● Work order
Count the lines in the records below that contain the word "requires", and give that figure alone.

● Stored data

___

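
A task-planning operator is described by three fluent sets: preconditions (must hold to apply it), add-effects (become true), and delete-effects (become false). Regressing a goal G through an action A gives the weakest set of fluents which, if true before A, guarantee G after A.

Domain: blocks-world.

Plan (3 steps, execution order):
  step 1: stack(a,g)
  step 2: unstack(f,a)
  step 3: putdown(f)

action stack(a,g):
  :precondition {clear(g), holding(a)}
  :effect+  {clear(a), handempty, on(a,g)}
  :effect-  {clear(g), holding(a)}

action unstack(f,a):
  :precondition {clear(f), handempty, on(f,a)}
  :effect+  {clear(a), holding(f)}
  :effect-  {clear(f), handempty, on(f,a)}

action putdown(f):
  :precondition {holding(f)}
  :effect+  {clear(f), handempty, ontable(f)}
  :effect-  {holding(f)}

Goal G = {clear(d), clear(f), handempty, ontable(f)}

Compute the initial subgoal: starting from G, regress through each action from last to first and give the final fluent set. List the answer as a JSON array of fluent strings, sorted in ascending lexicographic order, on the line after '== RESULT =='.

Work backward from the goal:
  through step 3 (putdown(f)): drop {clear(f), handempty, ontable(f)}, keep {clear(d)}, require {holding(f)}
    → {clear(d), holding(f)}
  through step 2 (unstack(f,a)): drop {holding(f)}, keep {clear(d)}, require {clear(f), handempty, on(f,a)}
    → {clear(d), clear(f), handempty, on(f,a)}
  through step 1 (stack(a,g)): drop {handempty}, keep {clear(d), clear(f), on(f,a)}, require {clear(g), holding(a)}
    → {clear(d), clear(f), clear(g), holding(a), on(f,a)}

== RESULT ==
["clear(d)", "clear(f)", "clear(g)", "holding(a)", "on(f,a)"]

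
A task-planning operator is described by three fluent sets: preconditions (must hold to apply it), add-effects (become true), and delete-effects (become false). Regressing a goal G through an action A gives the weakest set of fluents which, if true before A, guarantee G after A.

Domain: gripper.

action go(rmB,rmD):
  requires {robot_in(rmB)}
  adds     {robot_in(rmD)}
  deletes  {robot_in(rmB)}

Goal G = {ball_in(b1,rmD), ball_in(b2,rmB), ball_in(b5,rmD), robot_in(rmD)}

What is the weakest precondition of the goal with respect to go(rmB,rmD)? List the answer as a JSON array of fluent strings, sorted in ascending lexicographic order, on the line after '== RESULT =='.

Regress:
  G ∩ del = {}  (empty — regression defined)
  G \ add = {ball_in(b1,rmD), ball_in(b2,rmB), ball_in(b5,rmD), robot_in(rmD)} \ {robot_in(rmD)} = {ball_in(b1,rmD), ball_in(b2,rmB), ball_in(b5,rmD)}
  ∪ pre   = {ball_in(b1,rmD), ball_in(b2,rmB), ball_in(b5,rmD)} ∪ {robot_in(rmB)}
          = {ball_in(b1,rmD), ball_in(b2,rmB), ball_in(b5,rmD), robot_in(rmB)}

== RESULT ==
["ball_in(b1,rmD)", "ball_in(b2,rmB)", "ball_in(b5,rmD)", "robot_in(rmB)"]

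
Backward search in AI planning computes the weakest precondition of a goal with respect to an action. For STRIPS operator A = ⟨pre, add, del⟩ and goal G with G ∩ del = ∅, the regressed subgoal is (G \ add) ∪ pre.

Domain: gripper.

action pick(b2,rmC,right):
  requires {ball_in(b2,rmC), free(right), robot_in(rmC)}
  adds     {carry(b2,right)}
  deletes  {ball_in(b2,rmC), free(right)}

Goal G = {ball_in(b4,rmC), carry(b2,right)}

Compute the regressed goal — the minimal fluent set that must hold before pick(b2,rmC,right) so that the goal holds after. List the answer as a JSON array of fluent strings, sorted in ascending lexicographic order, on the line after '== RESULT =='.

Compute (G \ add) ∪ pre:
  G ∩ del = {}  (empty — regression defined)
  G \ add = {ball_in(b4,rmC), carry(b2,right)} \ {carry(b2,right)} = {ball_in(b4,rmC)}
  ∪ pre   = {ball_in(b4,rmC)} ∪ {ball_in(b2,rmC), free(right), robot_in(rmC)}
          = {ball_in(b2,rmC), ball_in(b4,rmC), free(right), robot_in(rmC)}

== RESULT ==
["ball_in(b2,rmC)", "ball_in(b4,rmC)", "free(right)", "robot_in(rmC)"]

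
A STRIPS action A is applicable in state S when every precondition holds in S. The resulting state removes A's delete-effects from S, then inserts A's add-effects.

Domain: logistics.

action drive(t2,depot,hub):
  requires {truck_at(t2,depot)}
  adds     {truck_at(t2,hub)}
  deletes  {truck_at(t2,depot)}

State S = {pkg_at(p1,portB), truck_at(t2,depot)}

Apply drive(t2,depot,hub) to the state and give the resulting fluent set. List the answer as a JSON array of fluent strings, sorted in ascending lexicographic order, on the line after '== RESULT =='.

Progress:
  pre ⊆ S: {truck_at(t2,depot)} ⊆ S  — applicable
  S \ del = {pkg_at(p1,portB)}
  ∪ add   = {pkg_at(p1,portB), truck_at(t2,hub)}

== RESULT ==
["pkg_at(p1,portB)", "truck_at(t2,hub)"]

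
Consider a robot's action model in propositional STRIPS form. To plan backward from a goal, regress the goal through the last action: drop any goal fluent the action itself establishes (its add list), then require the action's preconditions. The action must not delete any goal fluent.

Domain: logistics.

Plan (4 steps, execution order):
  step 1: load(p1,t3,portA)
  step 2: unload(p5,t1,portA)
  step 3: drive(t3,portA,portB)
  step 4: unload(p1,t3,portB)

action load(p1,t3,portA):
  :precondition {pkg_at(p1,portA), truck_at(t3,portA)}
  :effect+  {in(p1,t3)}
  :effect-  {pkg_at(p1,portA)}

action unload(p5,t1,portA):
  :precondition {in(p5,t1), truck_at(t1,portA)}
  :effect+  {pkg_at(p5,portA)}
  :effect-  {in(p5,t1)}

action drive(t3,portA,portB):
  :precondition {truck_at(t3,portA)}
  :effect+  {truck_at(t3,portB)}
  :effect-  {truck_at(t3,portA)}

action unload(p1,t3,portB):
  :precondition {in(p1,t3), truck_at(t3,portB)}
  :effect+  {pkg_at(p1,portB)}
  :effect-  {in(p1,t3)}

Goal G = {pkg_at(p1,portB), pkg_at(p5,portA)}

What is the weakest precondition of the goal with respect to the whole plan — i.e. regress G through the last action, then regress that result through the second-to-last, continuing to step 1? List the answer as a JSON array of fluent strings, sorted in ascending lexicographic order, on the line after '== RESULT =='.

Work backward from the goal:
  through step 4 (unload(p1,t3,portB)): drop {pkg_at(p1,portB)}, keep {pkg_at(p5,portA)}, require {in(p1,t3), truck_at(t3,portB)}
    → {in(p1,t3), pkg_at(p5,portA), truck_at(t3,portB)}
  through step 3 (drive(t3,portA,portB)): drop {truck_at(t3,portB)}, keep {in(p1,t3), pkg_at(p5,portA)}, require {truck_at(t3,portA)}
    → {in(p1,t3), pkg_at(p5,portA), truck_at(t3,portA)}
  through step 2 (unload(p5,t1,portA)): drop {pkg_at(p5,portA)}, keep {in(p1,t3), truck_at(t3,portA)}, require {in(p5,t1), truck_at(t1,portA)}
    → {in(p1,t3), in(p5,t1), truck_at(t1,portA), truck_at(t3,portA)}
  through step 1 (load(p1,t3,portA)): drop {in(p1,t3)}, keep {in(p5,t1), truck_at(t1,portA), truck_at(t3,portA)}, require {pkg_at(p1,portA), truck_at(t3,portA)}
    → {in(p5,t1), pkg_at(p1,portA), truck_at(t1,portA), truck_at(t3,portA)}

== RESULT ==
["in(p5,t1)", "pkg_at(p1,portA)", "truck_at(t1,portA)", "truck_at(t3,portA)"]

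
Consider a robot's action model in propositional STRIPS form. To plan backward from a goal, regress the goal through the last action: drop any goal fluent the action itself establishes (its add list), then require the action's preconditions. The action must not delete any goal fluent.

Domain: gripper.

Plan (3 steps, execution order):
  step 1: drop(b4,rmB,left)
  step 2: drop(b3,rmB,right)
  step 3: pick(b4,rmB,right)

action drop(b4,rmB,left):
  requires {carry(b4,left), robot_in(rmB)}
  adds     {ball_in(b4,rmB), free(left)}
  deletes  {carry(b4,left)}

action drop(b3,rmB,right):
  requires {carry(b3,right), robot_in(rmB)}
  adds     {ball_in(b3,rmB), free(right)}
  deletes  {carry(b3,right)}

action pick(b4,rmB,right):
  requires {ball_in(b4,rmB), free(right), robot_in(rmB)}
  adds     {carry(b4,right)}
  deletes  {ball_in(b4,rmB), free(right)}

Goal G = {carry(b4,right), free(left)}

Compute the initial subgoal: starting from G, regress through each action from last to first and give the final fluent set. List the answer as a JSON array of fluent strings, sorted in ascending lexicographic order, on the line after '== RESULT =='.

Regress step by step:
  through step 3 (pick(b4,rmB,right)): drop {carry(b4,right)}, keep {free(left)}, require {ball_in(b4,rmB), free(right), robot_in(rmB)}
    → {ball_in(b4,rmB), free(left), free(right), robot_in(rmB)}
  through step 2 (drop(b3,rmB,right)): drop {free(right)}, keep {ball_in(b4,rmB), free(left), robot_in(rmB)}, require {carry(b3,right), robot_in(rmB)}
    → {ball_in(b4,rmB), carry(b3,right), free(left), robot_in(rmB)}
  through step 1 (drop(b4,rmB,left)): drop {ball_in(b4,rmB), free(left)}, keep {carry(b3,right), robot_in(rmB)}, require {carry(b4,left), robot_in(rmB)}
    → {carry(b3,right), carry(b4,left), robot_in(rmB)}

== RESULT ==
["carry(b3,right)", "carry(b4,left)", "robot_in(rmB)"]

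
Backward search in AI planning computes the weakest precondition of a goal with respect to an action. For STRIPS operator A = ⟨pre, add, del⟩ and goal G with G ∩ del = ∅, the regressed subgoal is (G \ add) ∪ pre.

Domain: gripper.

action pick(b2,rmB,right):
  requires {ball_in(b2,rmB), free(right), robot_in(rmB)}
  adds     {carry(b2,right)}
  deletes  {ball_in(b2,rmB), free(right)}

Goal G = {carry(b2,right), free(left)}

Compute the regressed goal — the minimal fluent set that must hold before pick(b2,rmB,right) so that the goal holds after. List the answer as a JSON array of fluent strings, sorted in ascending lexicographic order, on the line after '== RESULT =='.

Regress:
  G ∩ del = {}  (empty — regression defined)
  G \ add = {carry(b2,right), free(left)} \ {carry(b2,right)} = {free(left)}
  ∪ pre   = {free(left)} ∪ {ball_in(b2,rmB), free(right), robot_in(rmB)}
          = {ball_in(b2,rmB), free(left), free(right), robot_in(rmB)}

== RESULT ==
["ball_in(b2,rmB)", "free(left)", "free(right)", "robot_in(rmB)"]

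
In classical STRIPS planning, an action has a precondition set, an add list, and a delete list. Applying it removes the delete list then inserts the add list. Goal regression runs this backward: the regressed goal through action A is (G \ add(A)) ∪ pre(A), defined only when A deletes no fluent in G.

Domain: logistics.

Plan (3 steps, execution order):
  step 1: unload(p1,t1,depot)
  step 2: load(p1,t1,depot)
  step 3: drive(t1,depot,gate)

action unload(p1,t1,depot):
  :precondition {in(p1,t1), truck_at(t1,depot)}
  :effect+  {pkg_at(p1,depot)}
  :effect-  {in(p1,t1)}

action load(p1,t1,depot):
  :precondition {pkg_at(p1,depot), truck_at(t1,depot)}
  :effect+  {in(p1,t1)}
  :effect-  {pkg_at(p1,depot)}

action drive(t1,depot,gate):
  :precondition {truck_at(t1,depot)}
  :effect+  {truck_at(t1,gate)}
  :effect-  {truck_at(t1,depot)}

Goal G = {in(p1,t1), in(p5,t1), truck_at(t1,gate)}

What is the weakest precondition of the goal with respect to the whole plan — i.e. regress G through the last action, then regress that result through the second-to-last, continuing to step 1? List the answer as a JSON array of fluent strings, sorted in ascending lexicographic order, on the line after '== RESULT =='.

Regress step by step:
  through step 3 (drive(t1,depot,gate)): drop {truck_at(t1,gate)}, keep {in(p1,t1), in(p5,t1)}, require {truck_at(t1,depot)}
    → {in(p1,t1), in(p5,t1), truck_at(t1,depot)}
  through step 2 (load(p1,t1,depot)): drop {in(p1,t1)}, keep {in(p5,t1), truck_at(t1,depot)}, require {pkg_at(p1,depot), truck_at(t1,depot)}
    → {in(p5,t1), pkg_at(p1,depot), truck_at(t1,depot)}
  through step 1 (unload(p1,t1,depot)): drop {pkg_at(p1,depot)}, keep {in(p5,t1), truck_at(t1,depot)}, require {in(p1,t1), truck_at(t1,depot)}
    → {in(p1,t1), in(p5,t1), truck_at(t1,depot)}

== RESULT ==
["in(p1,t1)", "in(p5,t1)", "truck_at(t1,depot)"]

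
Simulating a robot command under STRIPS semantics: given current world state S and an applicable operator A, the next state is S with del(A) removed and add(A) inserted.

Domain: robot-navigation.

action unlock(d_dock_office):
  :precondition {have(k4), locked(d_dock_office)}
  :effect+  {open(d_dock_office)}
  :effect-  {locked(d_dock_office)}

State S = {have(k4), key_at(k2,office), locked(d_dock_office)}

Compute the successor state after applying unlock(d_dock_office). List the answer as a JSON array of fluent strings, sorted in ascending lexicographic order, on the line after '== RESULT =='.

Progress:
  pre ⊆ S: {have(k4), locked(d_dock_office)} ⊆ S  — applicable
  S \ del = {have(k4), key_at(k2,office)}
  ∪ add   = {have(k4), key_at(k2,office), open(d_dock_office)}

== RESULT ==
["have(k4)", "key_at(k2,office)", "open(d_dock_office)"]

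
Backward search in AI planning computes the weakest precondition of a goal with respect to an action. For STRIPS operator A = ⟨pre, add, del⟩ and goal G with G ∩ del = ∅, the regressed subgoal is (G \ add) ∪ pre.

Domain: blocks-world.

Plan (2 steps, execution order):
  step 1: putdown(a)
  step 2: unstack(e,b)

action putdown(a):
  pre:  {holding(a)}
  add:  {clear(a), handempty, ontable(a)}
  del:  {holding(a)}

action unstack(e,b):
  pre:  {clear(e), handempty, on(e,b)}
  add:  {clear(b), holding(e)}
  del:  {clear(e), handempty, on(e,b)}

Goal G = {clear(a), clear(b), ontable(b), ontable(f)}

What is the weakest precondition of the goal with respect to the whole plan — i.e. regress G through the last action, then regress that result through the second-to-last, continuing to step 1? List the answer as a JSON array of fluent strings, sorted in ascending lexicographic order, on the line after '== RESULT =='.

Work backward from the goal:
  through step 2 (unstack(e,b)): drop {clear(b)}, keep {clear(a), ontable(b), ontable(f)}, require {clear(e), handempty, on(e,b)}
    → {clear(a), clear(e), handempty, on(e,b), ontable(b), ontable(f)}
  through step 1 (putdown(a)): drop {clear(a), handempty}, keep {clear(e), on(e,b), ontable(b), ontable(f)}, require {holding(a)}
    → {clear(e), holding(a), on(e,b), ontable(b), ontable(f)}

== RESULT ==
["clear(e)", "holding(a)", "on(e,b)", "ontable(b)", "ontable(f)"]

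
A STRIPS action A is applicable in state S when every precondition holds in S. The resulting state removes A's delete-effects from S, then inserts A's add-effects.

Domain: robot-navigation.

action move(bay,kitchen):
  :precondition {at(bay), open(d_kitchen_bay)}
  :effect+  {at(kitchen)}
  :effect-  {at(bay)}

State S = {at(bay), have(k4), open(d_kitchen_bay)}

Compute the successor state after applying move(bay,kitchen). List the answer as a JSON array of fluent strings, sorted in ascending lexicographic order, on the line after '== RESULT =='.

Compute (S \ del) ∪ add:
  pre ⊆ S: {at(bay), open(d_kitchen_bay)} ⊆ S  — applicable
  S \ del = {have(k4), open(d_kitchen_bay)}
  ∪ add   = {at(kitchen), have(k4), open(d_kitchen_bay)}

== RESULT ==
["at(kitchen)", "have(k4)", "open(d_kitchen_bay)"]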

___

● Response for this exercise
7